◆ Task prompt:
Copy the lines verbatim, beginning with the line that contains "expressed in kJ/min." and continuing through the end of the data, and only those lines.

◆ Stored data entries:
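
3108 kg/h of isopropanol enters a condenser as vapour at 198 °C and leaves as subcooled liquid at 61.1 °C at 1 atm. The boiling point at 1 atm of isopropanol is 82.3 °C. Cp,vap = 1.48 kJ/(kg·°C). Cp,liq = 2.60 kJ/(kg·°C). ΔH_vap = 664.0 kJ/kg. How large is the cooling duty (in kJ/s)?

vapour 198→82.3 °C: -171.24 kJ/kg
condensation at 82.3 °C: -664 kJ/kg
liquid 82.3→61.1 °C: -55.12 kJ/kg
Δh = -171.24 + -664 + -55.12 = -890.36 kJ/kg
Q = ṁ·Δh = 3108 kg/h × -890.36 kJ/kg = -2.7672e+06 kJ/h
|Q| = 768.67 kW

Q_c = 769 kJ/s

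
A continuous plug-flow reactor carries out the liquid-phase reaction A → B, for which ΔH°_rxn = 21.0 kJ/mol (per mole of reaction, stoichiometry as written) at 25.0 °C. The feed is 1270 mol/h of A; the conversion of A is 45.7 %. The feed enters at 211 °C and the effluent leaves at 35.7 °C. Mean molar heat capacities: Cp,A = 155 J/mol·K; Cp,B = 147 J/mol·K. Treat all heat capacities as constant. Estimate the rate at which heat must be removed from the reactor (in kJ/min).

Extent of reaction ξ = 0.457 × 1270 = 580.39 mol/h
Reaction term: ξ·ΔH°_rxn = 580.39 × 21.0 = 12188 kJ/h
Sensible, feed 211→25 °C: -36614 kJ/h
Outlet flows (mol/h): A 689.61, B 580.39
Sensible, products 25→35.7 °C: 2056.6 kJ/h
Q = ΔH = -22369 kJ/h = -6.2137 kW
Heat removed = 372.82 kJ/min

Q_out = 373 kJ/min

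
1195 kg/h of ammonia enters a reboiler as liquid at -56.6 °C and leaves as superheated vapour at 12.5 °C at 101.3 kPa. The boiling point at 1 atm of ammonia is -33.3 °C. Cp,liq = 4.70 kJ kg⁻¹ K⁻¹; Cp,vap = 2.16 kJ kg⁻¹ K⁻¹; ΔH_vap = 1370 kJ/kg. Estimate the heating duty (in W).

Q = 524000 W

liquid -56.6→-33.3 °C: 109.51 kJ/kg
vaporisation at -33.3 °C: 1370 kJ/kg
vapour -33.3→12.5 °C: 98.928 kJ/kg
Δh = 109.51 + 1370 + 98.928 = 1578.4 kJ/kg
Q = ṁ·Δh = 1195 kg/h × 1578.4 kJ/kg = 1.8862e+06 kJ/h
|Q| = 523.95 kW = 523950 W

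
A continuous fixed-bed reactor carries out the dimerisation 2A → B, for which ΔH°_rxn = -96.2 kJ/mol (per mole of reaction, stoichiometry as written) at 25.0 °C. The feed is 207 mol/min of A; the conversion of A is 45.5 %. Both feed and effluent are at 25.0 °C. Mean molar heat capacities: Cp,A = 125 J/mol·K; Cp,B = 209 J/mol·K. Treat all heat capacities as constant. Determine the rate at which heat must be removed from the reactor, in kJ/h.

Extent of reaction ξ = 0.455 × 207 / 2 = 47.093 mol/min
Reaction term: ξ·ΔH°_rxn = 47.093 × -96.2 = -4530.3 kJ/min
Q = ΔH = -4530.3 kJ/min = -75.505 kW
Heat removed = 271820 kJ/h

Q_out = 272000 kJ/h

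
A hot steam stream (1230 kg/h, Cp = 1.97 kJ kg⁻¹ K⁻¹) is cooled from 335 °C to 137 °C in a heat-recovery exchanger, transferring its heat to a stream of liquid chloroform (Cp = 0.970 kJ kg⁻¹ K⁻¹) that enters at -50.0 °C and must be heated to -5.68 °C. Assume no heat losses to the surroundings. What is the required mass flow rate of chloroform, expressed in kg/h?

ṁ_c = 11200 kg/h

Heat released by hot stream: Q = 1230 × 1.97 × (335 − 137) = 479770 kJ/h
Energy balance on cold side (adiabatic exchanger): Q = ṁ_c·Cp_c·(T_c,out − T_c,in)
ṁ_c = 479770 / [0.970 × (-5.68 − -50.0)] = 11160 kg/h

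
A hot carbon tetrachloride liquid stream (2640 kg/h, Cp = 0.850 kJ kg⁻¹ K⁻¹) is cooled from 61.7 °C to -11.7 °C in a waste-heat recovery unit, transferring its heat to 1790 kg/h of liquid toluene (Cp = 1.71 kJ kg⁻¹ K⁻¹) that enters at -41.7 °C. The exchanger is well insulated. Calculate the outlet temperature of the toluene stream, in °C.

T_c,out = 12.1 °C

Heat released by hot stream: Q = 2640 × 0.850 × (61.7 − -11.7) = 164710 kJ/h
Energy balance on cold side (adiabatic exchanger): Q = ṁ_c·Cp_c·(T_c,out − T_c,in)
T_c,out = -41.7 + 164710/(1790 × 1.71) = 12.111 °C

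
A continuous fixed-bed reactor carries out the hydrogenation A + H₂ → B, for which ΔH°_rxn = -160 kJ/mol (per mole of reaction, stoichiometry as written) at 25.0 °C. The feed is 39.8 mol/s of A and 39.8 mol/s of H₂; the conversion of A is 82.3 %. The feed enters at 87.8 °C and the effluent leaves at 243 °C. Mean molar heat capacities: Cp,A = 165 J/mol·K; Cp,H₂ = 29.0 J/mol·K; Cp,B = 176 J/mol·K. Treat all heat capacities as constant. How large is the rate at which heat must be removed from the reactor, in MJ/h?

Extent of reaction ξ = 0.823 × 39.8 = 32.755 mol/s
Reaction term: ξ·ΔH°_rxn = 32.755 × -160 = -5240.9 kJ/s
Sensible, feed 87.8→25 °C: -484.89 kJ/s
Outlet flows (mol/s): A 7.0446, H₂ 7.0446, B 32.755
Sensible, products 25→243 °C: 1554.7 kJ/s
Q = ΔH = -4171.1 kJ/s = -4171.1 kW
Heat removed = 15016 MJ/h

Q_out = 15000 MJ/h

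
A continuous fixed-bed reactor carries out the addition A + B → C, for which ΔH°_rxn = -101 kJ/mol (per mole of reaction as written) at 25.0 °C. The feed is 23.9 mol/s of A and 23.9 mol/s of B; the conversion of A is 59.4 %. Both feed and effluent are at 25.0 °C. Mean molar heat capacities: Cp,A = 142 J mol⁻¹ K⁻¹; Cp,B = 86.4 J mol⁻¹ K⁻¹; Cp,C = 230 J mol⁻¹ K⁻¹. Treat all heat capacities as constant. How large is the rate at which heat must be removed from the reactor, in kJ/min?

Q_out = 86000 kJ/min

Extent of reaction ξ = 0.594 × 23.9 = 14.197 mol/s
Reaction term: ξ·ΔH°_rxn = 14.197 × -101 = -1433.9 kJ/s
Q = ΔH = -1433.9 kJ/s = -1433.9 kW
Heat removed = 86031 kJ/min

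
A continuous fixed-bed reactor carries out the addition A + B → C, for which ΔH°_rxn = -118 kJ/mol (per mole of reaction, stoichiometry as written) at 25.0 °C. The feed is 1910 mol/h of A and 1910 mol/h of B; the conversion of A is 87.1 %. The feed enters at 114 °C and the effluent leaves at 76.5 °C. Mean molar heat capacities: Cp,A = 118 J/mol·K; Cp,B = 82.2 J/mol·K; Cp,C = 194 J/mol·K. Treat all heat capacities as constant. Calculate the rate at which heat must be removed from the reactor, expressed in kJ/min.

Q_out = 3520 kJ/min

Extent of reaction ξ = 0.871 × 1910 = 1663.6 mol/h
Reaction term: ξ·ΔH°_rxn = 1663.6 × -118 = -196310 kJ/h
Sensible, feed 114→25 °C: -34032 kJ/h
Outlet flows (mol/h): A 246.39, B 246.39, C 1663.6
Sensible, products 25→76.5 °C: 19161 kJ/h
Q = ΔH = -211180 kJ/h = -58.66 kW
Heat removed = 3519.6 kJ/min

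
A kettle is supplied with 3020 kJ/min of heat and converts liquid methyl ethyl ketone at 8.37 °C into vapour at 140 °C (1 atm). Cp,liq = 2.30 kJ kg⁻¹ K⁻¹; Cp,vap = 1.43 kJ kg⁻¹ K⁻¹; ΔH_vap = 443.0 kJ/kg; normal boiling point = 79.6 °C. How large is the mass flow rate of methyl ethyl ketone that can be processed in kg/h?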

◆ Answer box:
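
A continuous fixed-bed reactor carries out the addition A + B → C, for which ΔH°_rxn = -118 kJ/mol (per mole of reaction, stoichiometry as written) at 25.0 °C. The feed is 1910 mol/h of A and 1910 mol/h of B; the conversion of A is 87.1 %. The feed enters at 114 °C and the effluent leaves at 76.5 °C. Mean molar heat capacities: Cp,A = 118 J/mol·K; Cp,B = 82.2 J/mol·K; Cp,C = 194 J/mol·K. Treat all heat capacities as constant. Calculate the rate at which heat must be removed from the reactor, expressed in kJ/min.

Q_out = 3520 kJ/min

Extent of reaction ξ = 0.871 × 1910 = 1663.6 mol/h
Reaction term: ξ·ΔH°_rxn = 1663.6 × -118 = -196310 kJ/h
Sensible, feed 114→25 °C: -34032 kJ/h
Outlet flows (mol/h): A 246.39, B 246.39, C 1663.6
Sensible, products 25→76.5 °C: 19161 kJ/h
Q = ΔH = -211180 kJ/h = -58.66 kW
Heat removed = 3519.6 kJ/min

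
A kettle is supplied with 3020 kJ/min of heat and converts liquid methyl ethyl ketone at 8.37 °C into vapour at 140 °C (1 atm). Cp,liq = 2.30 kJ kg⁻¹ K⁻¹; Cp,vap = 1.43 kJ kg⁻¹ K⁻¹; ΔH_vap = 443.0 kJ/kg; normal boiling point = 79.6 °C. How large is the mass flow rate of methyl ethyl ketone that can be processed in kg/h?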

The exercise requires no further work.